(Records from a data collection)
⟨
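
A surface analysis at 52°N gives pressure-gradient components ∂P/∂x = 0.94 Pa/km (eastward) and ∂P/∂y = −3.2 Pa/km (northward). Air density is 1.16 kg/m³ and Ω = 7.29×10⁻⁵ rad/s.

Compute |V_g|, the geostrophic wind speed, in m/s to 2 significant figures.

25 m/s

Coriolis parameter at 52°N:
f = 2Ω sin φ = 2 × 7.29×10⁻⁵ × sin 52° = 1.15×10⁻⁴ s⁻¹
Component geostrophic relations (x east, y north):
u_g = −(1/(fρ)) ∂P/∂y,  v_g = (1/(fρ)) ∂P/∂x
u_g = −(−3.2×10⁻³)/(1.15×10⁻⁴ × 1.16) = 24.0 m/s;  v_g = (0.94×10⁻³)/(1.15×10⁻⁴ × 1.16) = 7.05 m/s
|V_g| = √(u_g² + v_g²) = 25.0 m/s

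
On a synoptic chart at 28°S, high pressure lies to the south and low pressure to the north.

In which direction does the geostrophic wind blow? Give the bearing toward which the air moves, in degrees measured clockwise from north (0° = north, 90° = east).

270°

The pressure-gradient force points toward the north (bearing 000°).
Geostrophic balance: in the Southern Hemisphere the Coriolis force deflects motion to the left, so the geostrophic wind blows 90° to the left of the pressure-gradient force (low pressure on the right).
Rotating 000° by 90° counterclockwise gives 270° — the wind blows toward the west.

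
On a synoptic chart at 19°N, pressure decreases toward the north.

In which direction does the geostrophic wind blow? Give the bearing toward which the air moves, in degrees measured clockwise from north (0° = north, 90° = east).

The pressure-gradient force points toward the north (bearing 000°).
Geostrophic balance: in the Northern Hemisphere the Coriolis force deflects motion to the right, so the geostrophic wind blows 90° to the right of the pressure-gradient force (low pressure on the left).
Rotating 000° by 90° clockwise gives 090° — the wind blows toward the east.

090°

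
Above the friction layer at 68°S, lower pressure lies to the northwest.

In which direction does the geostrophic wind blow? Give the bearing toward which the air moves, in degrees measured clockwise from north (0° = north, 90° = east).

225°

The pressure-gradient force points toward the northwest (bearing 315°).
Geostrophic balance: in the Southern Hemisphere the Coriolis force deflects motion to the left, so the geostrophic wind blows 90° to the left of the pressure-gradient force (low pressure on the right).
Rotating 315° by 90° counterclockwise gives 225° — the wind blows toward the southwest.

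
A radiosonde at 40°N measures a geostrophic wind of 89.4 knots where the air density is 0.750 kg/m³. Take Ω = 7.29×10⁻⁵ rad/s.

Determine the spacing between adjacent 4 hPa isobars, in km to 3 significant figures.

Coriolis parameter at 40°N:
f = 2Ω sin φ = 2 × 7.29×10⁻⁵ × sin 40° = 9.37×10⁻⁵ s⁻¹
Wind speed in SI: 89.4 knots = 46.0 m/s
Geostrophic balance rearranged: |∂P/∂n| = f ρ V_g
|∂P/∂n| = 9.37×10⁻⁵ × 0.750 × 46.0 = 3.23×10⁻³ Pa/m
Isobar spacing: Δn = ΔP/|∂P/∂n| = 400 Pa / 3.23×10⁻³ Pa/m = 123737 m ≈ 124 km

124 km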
⟩
⟨
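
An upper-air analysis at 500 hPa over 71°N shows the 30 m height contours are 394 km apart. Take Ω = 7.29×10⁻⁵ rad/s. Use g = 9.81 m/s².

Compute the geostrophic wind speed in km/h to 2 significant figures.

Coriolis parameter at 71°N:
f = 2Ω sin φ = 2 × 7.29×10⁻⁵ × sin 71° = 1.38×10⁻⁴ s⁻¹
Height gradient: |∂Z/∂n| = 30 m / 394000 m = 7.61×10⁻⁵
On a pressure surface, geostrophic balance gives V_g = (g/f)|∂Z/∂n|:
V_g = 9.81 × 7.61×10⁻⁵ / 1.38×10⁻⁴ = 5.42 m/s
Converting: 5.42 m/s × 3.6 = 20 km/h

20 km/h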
⟩
→ **How to complete this task**
From the records above, reproduce exactly the lines from the one with "A surface analysis" to the one with "On a synoptic chart at 28°S, high", both included, and no others.

→ **Output for this exercise**
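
A surface analysis at 52°N gives pressure-gradient components ∂P/∂x = 0.94 Pa/km (eastward) and ∂P/∂y = −3.2 Pa/km (northward). Air density is 1.16 kg/m³ and Ω = 7.29×10⁻⁵ rad/s.

Compute |V_g|, the geostrophic wind speed, in m/s to 2 significant figures.

25 m/s

Coriolis parameter at 52°N:
f = 2Ω sin φ = 2 × 7.29×10⁻⁵ × sin 52° = 1.15×10⁻⁴ s⁻¹
Component geostrophic relations (x east, y north):
u_g = −(1/(fρ)) ∂P/∂y,  v_g = (1/(fρ)) ∂P/∂x
u_g = −(−3.2×10⁻³)/(1.15×10⁻⁴ × 1.16) = 24.0 m/s;  v_g = (0.94×10⁻³)/(1.15×10⁻⁴ × 1.16) = 7.05 m/s
|V_g| = √(u_g² + v_g²) = 25.0 m/s

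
On a synoptic chart at 28°S, high pressure lies to the south and low pressure to the north.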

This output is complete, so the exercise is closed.